Data for review:
^^^^^^^^^^^^^^^^

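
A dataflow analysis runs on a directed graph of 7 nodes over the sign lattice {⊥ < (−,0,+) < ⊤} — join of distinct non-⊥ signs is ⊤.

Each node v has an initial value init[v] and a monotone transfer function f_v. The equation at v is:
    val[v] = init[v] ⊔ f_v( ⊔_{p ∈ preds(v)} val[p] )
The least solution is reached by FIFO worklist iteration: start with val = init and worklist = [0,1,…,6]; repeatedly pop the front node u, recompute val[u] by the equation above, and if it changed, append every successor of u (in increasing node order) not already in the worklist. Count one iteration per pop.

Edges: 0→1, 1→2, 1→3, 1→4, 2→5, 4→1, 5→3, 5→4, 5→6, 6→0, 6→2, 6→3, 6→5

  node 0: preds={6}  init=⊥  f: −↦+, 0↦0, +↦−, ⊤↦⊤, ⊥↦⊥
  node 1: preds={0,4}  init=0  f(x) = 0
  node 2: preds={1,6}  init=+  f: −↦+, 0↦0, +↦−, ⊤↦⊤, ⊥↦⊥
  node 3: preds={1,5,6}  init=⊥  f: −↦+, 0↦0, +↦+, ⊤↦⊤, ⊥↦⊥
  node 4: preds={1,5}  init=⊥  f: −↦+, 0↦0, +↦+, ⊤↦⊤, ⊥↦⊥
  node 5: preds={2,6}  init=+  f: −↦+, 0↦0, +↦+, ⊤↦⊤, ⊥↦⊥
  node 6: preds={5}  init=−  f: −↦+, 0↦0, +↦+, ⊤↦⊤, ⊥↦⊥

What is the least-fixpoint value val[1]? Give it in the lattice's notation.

Worklist (14 pops):
  #1 pop 0: in=− → + (was ⊥); enqueue []
  #2 pop 1: in=+ → 0 (no change)
  #3 pop 2: in=⊤ → ⊤ (was +); enqueue []
  #4 pop 3: in=⊤ → ⊤ (was ⊥); enqueue []
  #5 pop 4: in=⊤ → ⊤ (was ⊥); enqueue [1]
  #6 pop 5: in=⊤ → ⊤ (was +); enqueue [3,4]
  #7 pop 6: in=⊤ → ⊤ (was −); enqueue [0,2,5]
  #8 pop 1: in=⊤ → 0 (no change)
  #9 pop 3: in=⊤ → ⊤ (no change)
  #10 pop 4: in=⊤ → ⊤ (no change)
  #11 pop 0: in=⊤ → ⊤ (was +); enqueue [1]
  #12 pop 2: in=⊤ → ⊤ (no change)
  #13 pop 5: in=⊤ → ⊤ (no change)
  #14 pop 1: in=⊤ → 0 (no change)

Fixpoint:
  val[0] = ⊤
  val[1] = 0
  val[2] = ⊤
  val[3] = ⊤
  val[4] = ⊤
  val[5] = ⊤
  val[6] = ⊤

0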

^^^^^^^^^^^^^^^^

Task requirements: Repeat all of the entries exactly.

Output of the exercise:
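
A dataflow analysis runs on a directed graph of 7 nodes over the sign lattice {⊥ < (−,0,+) < ⊤} — join of distinct non-⊥ signs is ⊤.

Each node v has an initial value init[v] and a monotone transfer function f_v. The equation at v is:
    val[v] = init[v] ⊔ f_v( ⊔_{p ∈ preds(v)} val[p] )
The least solution is reached by FIFO worklist iteration: start with val = init and worklist = [0,1,…,6]; repeatedly pop the front node u, recompute val[u] by the equation above, and if it changed, append every successor of u (in increasing node order) not already in the worklist. Count one iteration per pop.

Edges: 0→1, 1→2, 1→3, 1→4, 2→5, 4→1, 5→3, 5→4, 5→6, 6→0, 6→2, 6→3, 6→5

  node 0: preds={6}  init=⊥  f: −↦+, 0↦0, +↦−, ⊤↦⊤, ⊥↦⊥
  node 1: preds={0,4}  init=0  f(x) = 0
  node 2: preds={1,6}  init=+  f: −↦+, 0↦0, +↦−, ⊤↦⊤, ⊥↦⊥
  node 3: preds={1,5,6}  init=⊥  f: −↦+, 0↦0, +↦+, ⊤↦⊤, ⊥↦⊥
  node 4: preds={1,5}  init=⊥  f: −↦+, 0↦0, +↦+, ⊤↦⊤, ⊥↦⊥
  node 5: preds={2,6}  init=+  f: −↦+, 0↦0, +↦+, ⊤↦⊤, ⊥↦⊥
  node 6: preds={5}  init=−  f: −↦+, 0↦0, +↦+, ⊤↦⊤, ⊥↦⊥

What is the least-fixpoint value val[1]? Give it in the lattice's notation.

Worklist (14 pops):
  #1 pop 0: in=− → + (was ⊥); enqueue []
  #2 pop 1: in=+ → 0 (no change)
  #3 pop 2: in=⊤ → ⊤ (was +); enqueue []
  #4 pop 3: in=⊤ → ⊤ (was ⊥); enqueue []
  #5 pop 4: in=⊤ → ⊤ (was ⊥); enqueue [1]
  #6 pop 5: in=⊤ → ⊤ (was +); enqueue [3,4]
  #7 pop 6: in=⊤ → ⊤ (was −); enqueue [0,2,5]
  #8 pop 1: in=⊤ → 0 (no change)
  #9 pop 3: in=⊤ → ⊤ (no change)
  #10 pop 4: in=⊤ → ⊤ (no change)
  #11 pop 0: in=⊤ → ⊤ (was +); enqueue [1]
  #12 pop 2: in=⊤ → ⊤ (no change)
  #13 pop 5: in=⊤ → ⊤ (no change)
  #14 pop 1: in=⊤ → 0 (no change)

Fixpoint:
  val[0] = ⊤
  val[1] = 0
  val[2] = ⊤
  val[3] = ⊤
  val[4] = ⊤
  val[5] = ⊤
  val[6] = ⊤

0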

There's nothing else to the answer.